* Aim of the exercise
Only lines with the word "provinces" belong in the answer; copy them from the records below.

*** Opening of Extracted material ***

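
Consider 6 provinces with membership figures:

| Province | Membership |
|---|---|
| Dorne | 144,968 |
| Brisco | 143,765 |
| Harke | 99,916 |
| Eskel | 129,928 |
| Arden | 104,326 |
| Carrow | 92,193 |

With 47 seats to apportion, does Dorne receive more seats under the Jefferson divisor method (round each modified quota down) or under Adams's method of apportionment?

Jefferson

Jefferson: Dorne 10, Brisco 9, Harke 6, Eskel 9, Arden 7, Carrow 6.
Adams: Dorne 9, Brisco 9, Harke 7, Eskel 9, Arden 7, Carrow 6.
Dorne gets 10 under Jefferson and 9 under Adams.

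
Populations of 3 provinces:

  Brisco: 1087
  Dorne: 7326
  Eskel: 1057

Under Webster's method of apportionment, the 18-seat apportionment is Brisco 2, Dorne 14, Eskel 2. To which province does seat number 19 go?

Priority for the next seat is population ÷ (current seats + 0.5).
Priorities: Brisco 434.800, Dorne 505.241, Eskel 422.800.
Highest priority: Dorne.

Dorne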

*** Close of Extracted material ***
*** Opening of Extracted material ***

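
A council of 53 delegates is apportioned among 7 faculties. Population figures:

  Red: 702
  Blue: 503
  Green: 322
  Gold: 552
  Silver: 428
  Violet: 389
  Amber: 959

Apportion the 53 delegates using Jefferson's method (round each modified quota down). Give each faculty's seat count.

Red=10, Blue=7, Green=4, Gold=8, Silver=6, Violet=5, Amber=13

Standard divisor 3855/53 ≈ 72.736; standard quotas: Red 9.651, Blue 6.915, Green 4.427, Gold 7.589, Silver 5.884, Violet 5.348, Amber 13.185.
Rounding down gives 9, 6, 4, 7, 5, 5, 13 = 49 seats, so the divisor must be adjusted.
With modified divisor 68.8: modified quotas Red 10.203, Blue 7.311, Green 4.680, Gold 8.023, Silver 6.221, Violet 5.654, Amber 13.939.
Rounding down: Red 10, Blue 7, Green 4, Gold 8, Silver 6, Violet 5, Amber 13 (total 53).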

*** Close of Extracted material ***

* Exercise result
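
Consider 6 provinces with membership figures:
Populations of 3 provinces: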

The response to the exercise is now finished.